____ Entries supplied

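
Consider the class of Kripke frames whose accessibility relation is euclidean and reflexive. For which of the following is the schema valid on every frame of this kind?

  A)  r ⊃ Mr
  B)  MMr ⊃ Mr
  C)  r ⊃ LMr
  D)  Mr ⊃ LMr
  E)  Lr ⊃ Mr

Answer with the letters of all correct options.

A reflexive euclidean relation is also symmetric (from wRw and wRv the euclidean condition gives vRw) and hence transitive; it is an equivalence relation.
(A) r ⊃ Mr is the dual of axiom T, which corresponds to reflexivity. Every such R is reflexive — valid.
(B) the dual of axiom 4: valid iff R is transitive. Every such R is transitive — valid.
(C) r ⊃ LMr is axiom B, which corresponds to symmetry. Every such R is symmetric — valid.
(D) Mr ⊃ LMr is axiom 5; it is valid on a frame exactly when R is euclidean. Every such R is euclidean, so valid.
(E) Lr ⊃ Mr (axiom D) characterises the serial frames. Every such R is serial — valid.

A, B, C, D, E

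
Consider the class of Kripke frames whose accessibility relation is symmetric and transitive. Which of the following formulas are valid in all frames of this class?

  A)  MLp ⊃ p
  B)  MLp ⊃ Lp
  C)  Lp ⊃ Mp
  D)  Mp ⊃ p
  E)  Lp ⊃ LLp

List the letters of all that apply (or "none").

A, B, E

A symmetric transitive relation is euclidean (uRv and uRw give vRu by symmetry, then vRw by transitivity).
(A) the dual of axiom B: valid iff R is symmetric. Every such R is symmetric — valid.
(B) the dual of axiom 5: valid iff R is euclidean. Every such R is euclidean — valid.
(C) axiom D: valid iff R is serial. Such an R need not be serial — not valid.
(D) Mp ⊃ p is the converse of T; it holds exactly when R ⊆ identity. Such an R need not be a subset of the identity — not valid.
(E) Lp ⊃ LLp is axiom 4; it is valid on a frame exactly when R is transitive. Every such R is transitive, so valid.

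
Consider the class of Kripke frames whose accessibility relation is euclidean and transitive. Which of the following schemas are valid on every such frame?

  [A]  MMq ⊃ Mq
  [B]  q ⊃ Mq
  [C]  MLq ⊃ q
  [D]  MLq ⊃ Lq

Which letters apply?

(A) MMq ⊃ Mq is the dual of axiom 4; it is valid on a frame exactly when R is transitive. Every such R is transitive, so valid.
(B) q ⊃ Mq is the dual of axiom T, which corresponds to reflexivity. Such an R need not be reflexive — not valid.
(C) MLq ⊃ q is the dual of axiom B; it is valid on a frame exactly when R is symmetric. Such an R need not be symmetric, so not valid.
(D) MLq ⊃ Lq is the dual of axiom 5; it is valid on a frame exactly when R is euclidean. Every such R is euclidean, so valid.

A, D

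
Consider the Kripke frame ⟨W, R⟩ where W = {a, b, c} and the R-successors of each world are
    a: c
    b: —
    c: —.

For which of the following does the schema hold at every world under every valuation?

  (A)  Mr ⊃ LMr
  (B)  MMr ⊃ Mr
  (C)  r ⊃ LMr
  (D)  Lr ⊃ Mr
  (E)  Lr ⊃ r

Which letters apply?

R is not reflexive: not a R a.
R is not symmetric: a R c but not c R a.
R is transitive: R is closed under composition.
R is not euclidean: a R c and a R c but not c R c.
R is not serial: b has no R-successor.
(A) Mr ⊃ LMr is axiom 5; it is valid on a frame exactly when R is euclidean. R is not euclidean, so not valid.
(B) MMr ⊃ Mr (the dual of axiom 4) characterises the transitive frames. R is transitive — valid.
(C) axiom B: valid iff R is symmetric. R is not symmetric — not valid.
(D) Lr ⊃ Mr is axiom D; it is valid on a frame exactly when R is serial. R is not serial, so not valid.
(E) axiom T: valid iff R is reflexive. R is not reflexive — not valid.

B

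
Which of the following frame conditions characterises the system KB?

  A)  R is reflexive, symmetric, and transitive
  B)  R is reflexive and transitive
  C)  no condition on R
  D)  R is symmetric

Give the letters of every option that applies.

(A) this class determines S5, not KB.
(B) this class determines S4, not KB.
(C) this class determines K, not KB.
(D) KB is sound and complete for exactly this class.

D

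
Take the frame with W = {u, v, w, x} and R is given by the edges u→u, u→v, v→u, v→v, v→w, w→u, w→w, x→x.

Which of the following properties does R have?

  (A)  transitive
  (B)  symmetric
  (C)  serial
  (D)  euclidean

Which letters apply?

(A) not transitive: u R v and v R w but not u R w.
(B) not symmetric: v R w but not w R v.
(C) serial: every world has an R-successor.
(D) not euclidean: v R u and v R w but not u R w.

C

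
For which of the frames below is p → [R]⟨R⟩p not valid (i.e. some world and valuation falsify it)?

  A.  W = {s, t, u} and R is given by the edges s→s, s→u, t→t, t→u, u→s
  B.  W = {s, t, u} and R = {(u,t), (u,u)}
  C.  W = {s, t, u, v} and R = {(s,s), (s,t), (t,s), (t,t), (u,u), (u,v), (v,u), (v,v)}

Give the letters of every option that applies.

A, B

The schema p → [R]⟨R⟩p is axiom B; it is valid on a frame iff R is symmetric.
(A) R is not symmetric (t R u but not u R t), so the schema fails here.
(B) R is not symmetric (u R t but not t R u), so the schema fails here.
(C) R is symmetric (every R-edge is matched by its reverse), so the schema is valid here.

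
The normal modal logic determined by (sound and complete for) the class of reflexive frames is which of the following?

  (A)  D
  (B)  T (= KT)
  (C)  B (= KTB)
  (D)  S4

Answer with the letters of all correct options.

B

(A) D is determined by the class of serial frames.
(B) T (= KT) is determined by exactly this class.
(C) B (= KTB) is determined by the class of reflexive and symmetric frames.
(D) S4 is determined by the class of reflexive and transitive frames.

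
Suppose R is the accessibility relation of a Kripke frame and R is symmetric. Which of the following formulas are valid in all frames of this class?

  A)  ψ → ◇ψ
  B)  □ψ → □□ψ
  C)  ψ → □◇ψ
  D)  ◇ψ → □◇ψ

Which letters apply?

C

(A) ψ → ◇ψ is the dual of axiom T, which corresponds to reflexivity. Such an R need not be reflexive — not valid.
(B) axiom 4: valid iff R is transitive. Such an R need not be transitive — not valid.
(C) ψ → □◇ψ is axiom B, which corresponds to symmetry. Every such R is symmetric — valid.
(D) ◇ψ → □◇ψ (axiom 5) characterises the euclidean frames. Such an R need not be euclidean — not valid.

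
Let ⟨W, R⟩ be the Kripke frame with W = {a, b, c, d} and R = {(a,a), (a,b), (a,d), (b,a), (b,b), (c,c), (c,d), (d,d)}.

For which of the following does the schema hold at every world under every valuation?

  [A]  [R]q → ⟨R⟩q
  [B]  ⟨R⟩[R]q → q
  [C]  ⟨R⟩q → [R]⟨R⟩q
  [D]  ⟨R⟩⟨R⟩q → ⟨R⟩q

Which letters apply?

A

R is not symmetric: a R d but not d R a.
R is not transitive: b R a and a R d but not b R d.
R is not euclidean: a R b and a R d but not b R d.
R is serial: every world has an R-successor.
(A) axiom D: valid iff R is serial. R is serial — valid.
(B) the dual of axiom B: valid iff R is symmetric. R is not symmetric — not valid.
(C) ⟨R⟩q → [R]⟨R⟩q is axiom 5; it is valid on a frame exactly when R is euclidean. R is not euclidean, so not valid.
(D) ⟨R⟩⟨R⟩q → ⟨R⟩q is the dual of axiom 4; it is valid on a frame exactly when R is transitive. R is not transitive, so not valid.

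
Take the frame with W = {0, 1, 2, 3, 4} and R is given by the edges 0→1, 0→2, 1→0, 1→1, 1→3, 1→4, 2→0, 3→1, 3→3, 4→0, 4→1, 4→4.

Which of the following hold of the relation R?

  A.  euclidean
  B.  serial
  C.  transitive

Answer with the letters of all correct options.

B

(A) not euclidean: 0 R 1 and 0 R 2 but not 1 R 2.
(B) serial: every world has an R-successor.
(C) not transitive: 0 R 1 and 1 R 0 but not 0 R 0.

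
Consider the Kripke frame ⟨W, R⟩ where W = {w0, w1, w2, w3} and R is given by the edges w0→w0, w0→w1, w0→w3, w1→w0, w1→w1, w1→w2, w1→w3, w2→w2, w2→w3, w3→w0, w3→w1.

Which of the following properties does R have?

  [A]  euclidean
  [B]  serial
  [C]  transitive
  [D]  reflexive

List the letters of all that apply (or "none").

(A) not euclidean: w1 R w0 and w1 R w2 but not w0 R w2.
(B) serial: every world has an R-successor.
(C) not transitive: w0 R w1 and w1 R w2 but not w0 R w2.
(D) not reflexive: not w3 R w3.

B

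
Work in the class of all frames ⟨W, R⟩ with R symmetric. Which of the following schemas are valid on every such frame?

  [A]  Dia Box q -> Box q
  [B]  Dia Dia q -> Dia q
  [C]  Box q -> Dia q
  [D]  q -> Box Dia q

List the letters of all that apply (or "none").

D

(A) Dia Box q -> Box q is the dual of axiom 5, which corresponds to the euclidean property. Such an R need not be euclidean — not valid.
(B) Dia Dia q -> Dia q (the dual of axiom 4) characterises the transitive frames. Such an R need not be transitive — not valid.
(C) Box q -> Dia q is axiom D, which corresponds to seriality. Such an R need not be serial — not valid.
(D) q -> Box Dia q (axiom B) characterises the symmetric frames. Every such R is symmetric — valid.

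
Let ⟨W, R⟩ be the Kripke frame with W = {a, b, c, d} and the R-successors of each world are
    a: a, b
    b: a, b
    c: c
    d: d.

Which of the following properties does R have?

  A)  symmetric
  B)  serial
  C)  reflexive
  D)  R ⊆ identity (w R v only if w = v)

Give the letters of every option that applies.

(A) symmetric: every R-edge is matched by its reverse.
(B) serial: every world has an R-successor.
(C) reflexive: each world relates to itself.
(D) not ⊆ identity: a R b with a ≠ b.

A, B, C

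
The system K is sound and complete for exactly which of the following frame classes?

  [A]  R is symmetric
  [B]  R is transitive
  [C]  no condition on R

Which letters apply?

C

(A) this class determines KB, not K.
(B) this class determines K4, not K.
(C) K is sound and complete for exactly this class.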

________

Task to complete ▸ Every line of the listing that holds "formulas" should be found and copied.

Exercise response ▸
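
Consider the class of Kripke frames whose accessibility relation is symmetric and transitive. Which of the following formulas are valid in all frames of this class?
Suppose R is the accessibility relation of a Kripke frame and R is symmetric. Which of the following formulas are valid in all frames of this class?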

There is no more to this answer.